-------- Information supplied --------
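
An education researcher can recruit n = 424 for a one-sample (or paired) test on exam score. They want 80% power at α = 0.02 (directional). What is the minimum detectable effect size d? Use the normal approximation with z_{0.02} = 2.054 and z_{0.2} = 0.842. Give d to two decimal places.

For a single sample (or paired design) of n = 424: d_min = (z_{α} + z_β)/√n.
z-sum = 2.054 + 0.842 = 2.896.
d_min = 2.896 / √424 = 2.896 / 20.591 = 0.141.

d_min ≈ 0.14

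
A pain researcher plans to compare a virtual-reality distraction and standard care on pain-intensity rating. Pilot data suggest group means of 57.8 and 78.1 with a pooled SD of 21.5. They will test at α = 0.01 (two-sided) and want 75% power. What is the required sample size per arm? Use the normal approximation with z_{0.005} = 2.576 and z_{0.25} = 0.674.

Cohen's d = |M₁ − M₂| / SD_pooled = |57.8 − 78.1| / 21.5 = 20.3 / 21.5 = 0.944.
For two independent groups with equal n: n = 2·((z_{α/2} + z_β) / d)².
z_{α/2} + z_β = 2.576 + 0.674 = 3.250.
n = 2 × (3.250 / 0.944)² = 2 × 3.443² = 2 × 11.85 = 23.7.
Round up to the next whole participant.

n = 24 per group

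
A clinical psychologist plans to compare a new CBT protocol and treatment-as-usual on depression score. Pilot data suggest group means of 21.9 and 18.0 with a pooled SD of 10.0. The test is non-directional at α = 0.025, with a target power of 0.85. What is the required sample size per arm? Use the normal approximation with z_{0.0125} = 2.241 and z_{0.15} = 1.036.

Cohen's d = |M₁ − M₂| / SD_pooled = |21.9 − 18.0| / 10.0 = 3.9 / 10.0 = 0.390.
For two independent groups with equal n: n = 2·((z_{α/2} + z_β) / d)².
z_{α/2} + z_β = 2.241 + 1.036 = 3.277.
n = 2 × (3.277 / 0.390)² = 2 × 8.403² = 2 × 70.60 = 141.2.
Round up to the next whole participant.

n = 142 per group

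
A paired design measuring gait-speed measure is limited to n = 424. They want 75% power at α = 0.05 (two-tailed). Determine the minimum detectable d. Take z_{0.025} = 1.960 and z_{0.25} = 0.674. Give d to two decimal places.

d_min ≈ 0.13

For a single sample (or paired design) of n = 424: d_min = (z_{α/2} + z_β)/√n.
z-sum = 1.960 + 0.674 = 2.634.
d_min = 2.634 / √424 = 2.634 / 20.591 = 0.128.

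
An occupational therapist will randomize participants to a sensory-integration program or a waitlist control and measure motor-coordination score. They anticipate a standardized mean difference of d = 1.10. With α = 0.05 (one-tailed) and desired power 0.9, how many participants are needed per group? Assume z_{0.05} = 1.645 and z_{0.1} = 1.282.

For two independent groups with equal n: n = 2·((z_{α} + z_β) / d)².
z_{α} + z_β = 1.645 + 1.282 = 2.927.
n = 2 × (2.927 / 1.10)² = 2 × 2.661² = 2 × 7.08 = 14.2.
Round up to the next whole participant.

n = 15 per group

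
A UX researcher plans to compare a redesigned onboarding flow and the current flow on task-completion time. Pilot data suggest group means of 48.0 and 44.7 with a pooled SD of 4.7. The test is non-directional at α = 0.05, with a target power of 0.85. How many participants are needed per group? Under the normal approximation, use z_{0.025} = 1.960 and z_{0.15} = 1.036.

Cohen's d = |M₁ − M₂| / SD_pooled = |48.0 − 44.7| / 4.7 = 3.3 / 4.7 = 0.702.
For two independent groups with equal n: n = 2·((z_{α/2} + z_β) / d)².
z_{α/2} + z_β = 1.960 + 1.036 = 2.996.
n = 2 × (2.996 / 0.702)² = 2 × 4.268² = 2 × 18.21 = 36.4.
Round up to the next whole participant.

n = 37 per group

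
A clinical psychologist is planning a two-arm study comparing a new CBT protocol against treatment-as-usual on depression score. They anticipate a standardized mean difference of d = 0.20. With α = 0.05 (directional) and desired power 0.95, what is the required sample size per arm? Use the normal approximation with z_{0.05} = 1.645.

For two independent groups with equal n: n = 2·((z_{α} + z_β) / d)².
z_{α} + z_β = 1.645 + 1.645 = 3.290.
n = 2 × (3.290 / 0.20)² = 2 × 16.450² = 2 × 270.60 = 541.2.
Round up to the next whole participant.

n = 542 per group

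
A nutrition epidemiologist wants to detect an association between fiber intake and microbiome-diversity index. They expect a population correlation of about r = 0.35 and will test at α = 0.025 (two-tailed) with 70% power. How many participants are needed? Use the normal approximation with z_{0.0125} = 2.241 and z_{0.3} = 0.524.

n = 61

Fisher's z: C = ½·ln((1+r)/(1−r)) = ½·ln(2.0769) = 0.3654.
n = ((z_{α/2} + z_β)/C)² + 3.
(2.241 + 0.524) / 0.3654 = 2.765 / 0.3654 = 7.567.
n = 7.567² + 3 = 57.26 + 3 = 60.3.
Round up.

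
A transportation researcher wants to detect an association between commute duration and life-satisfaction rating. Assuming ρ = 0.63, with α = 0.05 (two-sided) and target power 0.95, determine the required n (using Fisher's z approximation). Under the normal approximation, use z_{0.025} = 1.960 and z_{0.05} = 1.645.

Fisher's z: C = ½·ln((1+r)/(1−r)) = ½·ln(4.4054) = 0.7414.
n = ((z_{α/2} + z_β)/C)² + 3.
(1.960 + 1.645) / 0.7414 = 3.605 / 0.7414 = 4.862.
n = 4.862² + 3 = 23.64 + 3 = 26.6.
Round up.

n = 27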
--------
Work request:
The full listing above is to be copied exactly, line for line.

Answer to this exercise:
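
An education researcher can recruit n = 424 for a one-sample (or paired) test on exam score. They want 80% power at α = 0.02 (directional). What is the minimum detectable effect size d? Use the normal approximation with z_{0.02} = 2.054 and z_{0.2} = 0.842. Give d to two decimal places.

For a single sample (or paired design) of n = 424: d_min = (z_{α} + z_β)/√n.
z-sum = 2.054 + 0.842 = 2.896.
d_min = 2.896 / √424 = 2.896 / 20.591 = 0.141.

d_min ≈ 0.14

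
A pain researcher plans to compare a virtual-reality distraction and standard care on pain-intensity rating. Pilot data suggest group means of 57.8 and 78.1 with a pooled SD of 21.5. They will test at α = 0.01 (two-sided) and want 75% power. What is the required sample size per arm? Use the normal approximation with z_{0.005} = 2.576 and z_{0.25} = 0.674.

Cohen's d = |M₁ − M₂| / SD_pooled = |57.8 − 78.1| / 21.5 = 20.3 / 21.5 = 0.944.
For two independent groups with equal n: n = 2·((z_{α/2} + z_β) / d)².
z_{α/2} + z_β = 2.576 + 0.674 = 3.250.
n = 2 × (3.250 / 0.944)² = 2 × 3.443² = 2 × 11.85 = 23.7.
Round up to the next whole participant.

n = 24 per group

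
A clinical psychologist plans to compare a new CBT protocol and treatment-as-usual on depression score. Pilot data suggest group means of 21.9 and 18.0 with a pooled SD of 10.0. The test is non-directional at α = 0.025, with a target power of 0.85. What is the required sample size per arm? Use the normal approximation with z_{0.0125} = 2.241 and z_{0.15} = 1.036.

Cohen's d = |M₁ − M₂| / SD_pooled = |21.9 − 18.0| / 10.0 = 3.9 / 10.0 = 0.390.
For two independent groups with equal n: n = 2·((z_{α/2} + z_β) / d)².
z_{α/2} + z_β = 2.241 + 1.036 = 3.277.
n = 2 × (3.277 / 0.390)² = 2 × 8.403² = 2 × 70.60 = 141.2.
Round up to the next whole participant.

n = 142 per group

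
A paired design measuring gait-speed measure is limited to n = 424. They want 75% power at α = 0.05 (two-tailed). Determine the minimum detectable d. Take z_{0.025} = 1.960 and z_{0.25} = 0.674. Give d to two decimal places.

d_min ≈ 0.13

For a single sample (or paired design) of n = 424: d_min = (z_{α/2} + z_β)/√n.
z-sum = 1.960 + 0.674 = 2.634.
d_min = 2.634 / √424 = 2.634 / 20.591 = 0.128.

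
An occupational therapist will randomize participants to a sensory-integration program or a waitlist control and measure motor-coordination score. They anticipate a standardized mean difference of d = 1.10. With α = 0.05 (one-tailed) and desired power 0.9, how many participants are needed per group? Assume z_{0.05} = 1.645 and z_{0.1} = 1.282.

For two independent groups with equal n: n = 2·((z_{α} + z_β) / d)².
z_{α} + z_β = 1.645 + 1.282 = 2.927.
n = 2 × (2.927 / 1.10)² = 2 × 2.661² = 2 × 7.08 = 14.2.
Round up to the next whole participant.

n = 15 per group

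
A UX researcher plans to compare a redesigned onboarding flow and the current flow on task-completion time. Pilot data suggest group means of 48.0 and 44.7 with a pooled SD of 4.7. The test is non-directional at α = 0.05, with a target power of 0.85. How many participants are needed per group? Under the normal approximation, use z_{0.025} = 1.960 and z_{0.15} = 1.036.

Cohen's d = |M₁ − M₂| / SD_pooled = |48.0 − 44.7| / 4.7 = 3.3 / 4.7 = 0.702.
For two independent groups with equal n: n = 2·((z_{α/2} + z_β) / d)².
z_{α/2} + z_β = 1.960 + 1.036 = 2.996.
n = 2 × (2.996 / 0.702)² = 2 × 4.268² = 2 × 18.21 = 36.4.
Round up to the next whole participant.

n = 37 per group

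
A clinical psychologist is planning a two-arm study comparing a new CBT protocol against treatment-as-usual on depression score. They anticipate a standardized mean difference of d = 0.20. With α = 0.05 (directional) and desired power 0.95, what is the required sample size per arm? Use the normal approximation with z_{0.05} = 1.645.

For two independent groups with equal n: n = 2·((z_{α} + z_β) / d)².
z_{α} + z_β = 1.645 + 1.645 = 3.290.
n = 2 × (3.290 / 0.20)² = 2 × 16.450² = 2 × 270.60 = 541.2.
Round up to the next whole participant.

n = 542 per group

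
A nutrition epidemiologist wants to detect an association between fiber intake and microbiome-diversity index. They expect a population correlation of about r = 0.35 and will test at α = 0.025 (two-tailed) with 70% power. How many participants are needed? Use the normal approximation with z_{0.0125} = 2.241 and z_{0.3} = 0.524.

n = 61

Fisher's z: C = ½·ln((1+r)/(1−r)) = ½·ln(2.0769) = 0.3654.
n = ((z_{α/2} + z_β)/C)² + 3.
(2.241 + 0.524) / 0.3654 = 2.765 / 0.3654 = 7.567.
n = 7.567² + 3 = 57.26 + 3 = 60.3.
Round up.

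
A transportation researcher wants to detect an association between commute duration and life-satisfaction rating. Assuming ρ = 0.63, with α = 0.05 (two-sided) and target power 0.95, determine the required n (using Fisher's z approximation). Under the normal approximation, use z_{0.025} = 1.960 and z_{0.05} = 1.645.

Fisher's z: C = ½·ln((1+r)/(1−r)) = ½·ln(4.4054) = 0.7414.
n = ((z_{α/2} + z_β)/C)² + 3.
(1.960 + 1.645) / 0.7414 = 3.605 / 0.7414 = 4.862.
n = 4.862² + 3 = 23.64 + 3 = 26.6.
Round up.

n = 27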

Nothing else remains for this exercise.